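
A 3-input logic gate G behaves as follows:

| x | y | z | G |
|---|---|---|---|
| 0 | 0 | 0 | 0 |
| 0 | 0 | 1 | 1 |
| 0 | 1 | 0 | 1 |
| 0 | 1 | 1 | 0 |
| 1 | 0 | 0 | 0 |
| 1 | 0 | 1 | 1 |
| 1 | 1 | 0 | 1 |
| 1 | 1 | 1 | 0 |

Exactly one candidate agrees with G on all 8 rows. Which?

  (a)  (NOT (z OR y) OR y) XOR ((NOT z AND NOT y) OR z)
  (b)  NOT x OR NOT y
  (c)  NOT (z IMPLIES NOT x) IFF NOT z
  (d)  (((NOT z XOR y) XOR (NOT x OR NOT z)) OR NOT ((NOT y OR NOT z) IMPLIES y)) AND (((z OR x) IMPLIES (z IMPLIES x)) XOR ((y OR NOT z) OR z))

a

(b) disagrees with G on (0,0,0) (formula → 1, table → 0); rule it out.
(c) disagrees with G on (0,1,0) (formula → 0, table → 1); rule it out.
(d) disagrees with G on (0,1,0) (formula → 0, table → 1); rule it out.
That leaves (a). Evaluating it on every row reproduces the table of G exactly.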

» **ASSIGNMENT**
Within the material above, the line with "NOT y) OR z)" opens the range and the line with "x) IFF NOT z" closes it; reproduce that range word for word.

» **SOLVED EXERCISE**
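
  (a)  (NOT (z OR y) OR y) XOR ((NOT z AND NOT y) OR z)
  (b)  NOT x OR NOT y
  (c)  NOT (z IMPLIES NOT x) IFF NOT z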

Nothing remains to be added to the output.